(Collected data entries)
▬▬▬
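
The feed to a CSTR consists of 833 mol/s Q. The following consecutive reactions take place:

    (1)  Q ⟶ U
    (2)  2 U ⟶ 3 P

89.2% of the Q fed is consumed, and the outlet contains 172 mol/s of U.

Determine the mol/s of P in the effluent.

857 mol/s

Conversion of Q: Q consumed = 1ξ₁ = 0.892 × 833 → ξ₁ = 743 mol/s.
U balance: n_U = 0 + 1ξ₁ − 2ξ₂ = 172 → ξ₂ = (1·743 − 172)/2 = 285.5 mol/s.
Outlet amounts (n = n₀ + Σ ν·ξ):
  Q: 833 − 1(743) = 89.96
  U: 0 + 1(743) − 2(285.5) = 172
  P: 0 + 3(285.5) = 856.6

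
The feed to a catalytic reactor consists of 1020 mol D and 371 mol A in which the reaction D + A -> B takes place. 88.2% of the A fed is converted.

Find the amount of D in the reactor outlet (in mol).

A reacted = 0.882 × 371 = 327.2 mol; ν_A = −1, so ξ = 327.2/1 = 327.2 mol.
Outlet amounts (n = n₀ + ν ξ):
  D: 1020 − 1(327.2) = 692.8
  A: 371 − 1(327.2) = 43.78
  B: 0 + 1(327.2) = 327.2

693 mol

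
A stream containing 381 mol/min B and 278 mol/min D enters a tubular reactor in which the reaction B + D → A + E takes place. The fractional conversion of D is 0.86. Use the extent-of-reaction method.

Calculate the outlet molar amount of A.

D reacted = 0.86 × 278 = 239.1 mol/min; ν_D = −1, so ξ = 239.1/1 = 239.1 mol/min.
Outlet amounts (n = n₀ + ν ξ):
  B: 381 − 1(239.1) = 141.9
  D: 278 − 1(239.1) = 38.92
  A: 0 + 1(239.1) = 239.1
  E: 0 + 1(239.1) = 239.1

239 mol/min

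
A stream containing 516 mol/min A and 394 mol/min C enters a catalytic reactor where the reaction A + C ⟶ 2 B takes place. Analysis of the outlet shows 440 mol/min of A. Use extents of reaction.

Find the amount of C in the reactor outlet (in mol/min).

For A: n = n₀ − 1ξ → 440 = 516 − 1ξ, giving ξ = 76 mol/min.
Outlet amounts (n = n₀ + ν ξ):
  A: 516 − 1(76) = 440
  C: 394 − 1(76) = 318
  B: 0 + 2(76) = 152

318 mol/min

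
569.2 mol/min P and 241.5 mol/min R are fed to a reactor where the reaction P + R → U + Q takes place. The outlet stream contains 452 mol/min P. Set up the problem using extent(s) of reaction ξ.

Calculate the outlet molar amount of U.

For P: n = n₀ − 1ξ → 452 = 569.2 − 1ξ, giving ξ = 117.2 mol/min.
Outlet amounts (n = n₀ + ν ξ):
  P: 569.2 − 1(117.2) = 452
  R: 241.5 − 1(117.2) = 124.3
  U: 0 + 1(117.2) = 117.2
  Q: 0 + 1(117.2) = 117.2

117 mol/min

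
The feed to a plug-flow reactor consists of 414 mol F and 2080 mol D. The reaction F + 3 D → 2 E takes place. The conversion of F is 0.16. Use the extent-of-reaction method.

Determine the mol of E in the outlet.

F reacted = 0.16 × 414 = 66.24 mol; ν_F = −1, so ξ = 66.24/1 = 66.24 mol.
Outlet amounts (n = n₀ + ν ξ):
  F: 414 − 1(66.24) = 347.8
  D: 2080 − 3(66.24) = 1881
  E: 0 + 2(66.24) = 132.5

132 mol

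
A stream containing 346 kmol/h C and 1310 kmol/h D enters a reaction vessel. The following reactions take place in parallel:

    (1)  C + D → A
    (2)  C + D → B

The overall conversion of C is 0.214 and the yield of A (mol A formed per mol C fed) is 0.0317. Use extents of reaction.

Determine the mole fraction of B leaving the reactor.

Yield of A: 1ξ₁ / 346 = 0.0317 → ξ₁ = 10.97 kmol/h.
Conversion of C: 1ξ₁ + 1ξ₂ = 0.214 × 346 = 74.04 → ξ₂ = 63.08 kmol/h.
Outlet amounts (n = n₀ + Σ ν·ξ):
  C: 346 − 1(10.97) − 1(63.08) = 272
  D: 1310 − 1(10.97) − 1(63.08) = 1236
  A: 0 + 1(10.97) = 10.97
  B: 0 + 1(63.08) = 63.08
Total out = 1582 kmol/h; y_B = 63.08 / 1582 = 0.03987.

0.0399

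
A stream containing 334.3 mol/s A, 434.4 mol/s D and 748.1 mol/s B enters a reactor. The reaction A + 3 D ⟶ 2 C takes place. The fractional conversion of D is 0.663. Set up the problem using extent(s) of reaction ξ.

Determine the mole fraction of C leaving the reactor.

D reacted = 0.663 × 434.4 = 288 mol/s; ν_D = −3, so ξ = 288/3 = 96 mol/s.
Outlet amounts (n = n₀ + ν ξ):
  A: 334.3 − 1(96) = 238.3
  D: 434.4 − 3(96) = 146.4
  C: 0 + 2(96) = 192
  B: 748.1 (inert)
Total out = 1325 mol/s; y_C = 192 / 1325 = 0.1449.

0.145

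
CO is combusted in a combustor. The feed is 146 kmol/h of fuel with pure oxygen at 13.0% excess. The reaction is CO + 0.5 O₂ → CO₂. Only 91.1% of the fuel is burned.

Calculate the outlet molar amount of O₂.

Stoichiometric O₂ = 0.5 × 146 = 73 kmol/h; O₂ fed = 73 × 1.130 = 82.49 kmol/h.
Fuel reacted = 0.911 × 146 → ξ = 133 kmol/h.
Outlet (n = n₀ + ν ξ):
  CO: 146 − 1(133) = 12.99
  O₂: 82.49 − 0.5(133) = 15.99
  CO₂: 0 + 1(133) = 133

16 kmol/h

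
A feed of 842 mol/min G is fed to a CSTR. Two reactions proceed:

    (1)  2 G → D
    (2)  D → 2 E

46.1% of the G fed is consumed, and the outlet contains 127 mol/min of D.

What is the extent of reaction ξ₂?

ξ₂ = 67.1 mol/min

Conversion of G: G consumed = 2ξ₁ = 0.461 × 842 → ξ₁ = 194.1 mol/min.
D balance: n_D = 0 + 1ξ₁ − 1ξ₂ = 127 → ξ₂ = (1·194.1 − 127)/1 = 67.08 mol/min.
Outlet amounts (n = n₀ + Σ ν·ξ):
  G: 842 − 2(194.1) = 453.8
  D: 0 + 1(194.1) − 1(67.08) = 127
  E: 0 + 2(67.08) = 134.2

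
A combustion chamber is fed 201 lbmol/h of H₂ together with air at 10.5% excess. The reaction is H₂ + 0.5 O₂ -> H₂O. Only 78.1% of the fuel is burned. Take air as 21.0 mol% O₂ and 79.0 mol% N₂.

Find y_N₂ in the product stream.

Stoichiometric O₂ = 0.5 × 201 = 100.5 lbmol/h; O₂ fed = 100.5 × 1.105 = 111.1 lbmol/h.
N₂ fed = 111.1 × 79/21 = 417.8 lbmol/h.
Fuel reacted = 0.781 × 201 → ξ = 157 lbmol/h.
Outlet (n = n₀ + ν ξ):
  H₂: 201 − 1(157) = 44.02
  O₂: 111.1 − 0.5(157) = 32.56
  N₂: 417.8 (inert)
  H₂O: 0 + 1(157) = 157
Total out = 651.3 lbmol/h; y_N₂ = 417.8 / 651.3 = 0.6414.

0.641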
▬▬▬
**EXERCISE:**
Using the records above, select and copy every line that has the word "problem".

**RESPONSE:**
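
569.2 mol/min P and 241.5 mol/min R are fed to a reactor where the reaction P + R → U + Q takes place. The outlet stream contains 452 mol/min P. Set up the problem using extent(s) of reaction ξ.
A stream containing 334.3 mol/s A, 434.4 mol/s D and 748.1 mol/s B enters a reactor. The reaction A + 3 D ⟶ 2 C takes place. The fractional conversion of D is 0.663. Set up the problem using extent(s) of reaction ξ.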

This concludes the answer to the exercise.